**Task goal:** All entries below are to be retyped in full, precisely as they appear.

--- Task inputs Enclosed Below ---

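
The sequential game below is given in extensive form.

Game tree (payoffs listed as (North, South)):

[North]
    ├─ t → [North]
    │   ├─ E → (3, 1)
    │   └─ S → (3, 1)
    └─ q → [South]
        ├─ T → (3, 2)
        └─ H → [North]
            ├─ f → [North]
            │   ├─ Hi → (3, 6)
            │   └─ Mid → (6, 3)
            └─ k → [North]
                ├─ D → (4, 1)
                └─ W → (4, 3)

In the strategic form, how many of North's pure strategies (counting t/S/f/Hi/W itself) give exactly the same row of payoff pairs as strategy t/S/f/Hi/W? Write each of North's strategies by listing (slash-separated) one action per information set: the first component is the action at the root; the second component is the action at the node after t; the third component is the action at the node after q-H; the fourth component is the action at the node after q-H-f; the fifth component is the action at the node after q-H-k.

16

Row for t/S/f/Hi/W (columns T, H): (3,1) (3,1).
Under t/S/f/Hi/W, North's choice at the node after q-H and at the node after q-H-f and at the node after q-H-k can never be reached regardless of what South does, so varying those choices leaves every outcome unchanged.
Holding the reachable choices fixed and varying the unreachable ones freely already gives 2 × 2 × 2 = 8 equivalent strategies.
Checking the remaining rows, t/E/f/Hi/D, t/E/f/Hi/W, t/E/f/Mid/D, t/E/f/Mid/W, t/E/k/Hi/D, t/E/k/Hi/W, t/E/k/Mid/D, t/E/k/Mid/W also happen to give the same payoffs in every column, bringing the total to 16: t/E/f/Hi/D, t/E/f/Hi/W, t/E/f/Mid/D, t/E/f/Mid/W, t/E/k/Hi/D, t/E/k/Hi/W, t/E/k/Mid/D, t/E/k/Mid/W, t/S/f/Hi/D, t/S/f/Hi/W, t/S/f/Mid/D, t/S/f/Mid/W, t/S/k/Hi/D, t/S/k/Hi/W, t/S/k/Mid/D, t/S/k/Mid/W.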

--- End of Enclosed Task inputs ---

**Output of the task:**
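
The sequential game below is given in extensive form.

Game tree (payoffs listed as (North, South)):

[North]
    ├─ t → [North]
    │   ├─ E → (3, 1)
    │   └─ S → (3, 1)
    └─ q → [South]
        ├─ T → (3, 2)
        └─ H → [North]
            ├─ f → [North]
            │   ├─ Hi → (3, 6)
            │   └─ Mid → (6, 3)
            └─ k → [North]
                ├─ D → (4, 1)
                └─ W → (4, 3)

In the strategic form, how many of North's pure strategies (counting t/S/f/Hi/W itself) give exactly the same row of payoff pairs as strategy t/S/f/Hi/W? Write each of North's strategies by listing (slash-separated) one action per information set: the first component is the action at the root; the second component is the action at the node after t; the third component is the action at the node after q-H; the fourth component is the action at the node after q-H-f; the fifth component is the action at the node after q-H-k.

16

Row for t/S/f/Hi/W (columns T, H): (3,1) (3,1).
Under t/S/f/Hi/W, North's choice at the node after q-H and at the node after q-H-f and at the node after q-H-k can never be reached regardless of what South does, so varying those choices leaves every outcome unchanged.
Holding the reachable choices fixed and varying the unreachable ones freely already gives 2 × 2 × 2 = 8 equivalent strategies.
Checking the remaining rows, t/E/f/Hi/D, t/E/f/Hi/W, t/E/f/Mid/D, t/E/f/Mid/W, t/E/k/Hi/D, t/E/k/Hi/W, t/E/k/Mid/D, t/E/k/Mid/W also happen to give the same payoffs in every column, bringing the total to 16: t/E/f/Hi/D, t/E/f/Hi/W, t/E/f/Mid/D, t/E/f/Mid/W, t/E/k/Hi/D, t/E/k/Hi/W, t/E/k/Mid/D, t/E/k/Mid/W, t/S/f/Hi/D, t/S/f/Hi/W, t/S/f/Mid/D, t/S/f/Mid/W, t/S/k/Hi/D, t/S/k/Hi/W, t/S/k/Mid/D, t/S/k/Mid/W.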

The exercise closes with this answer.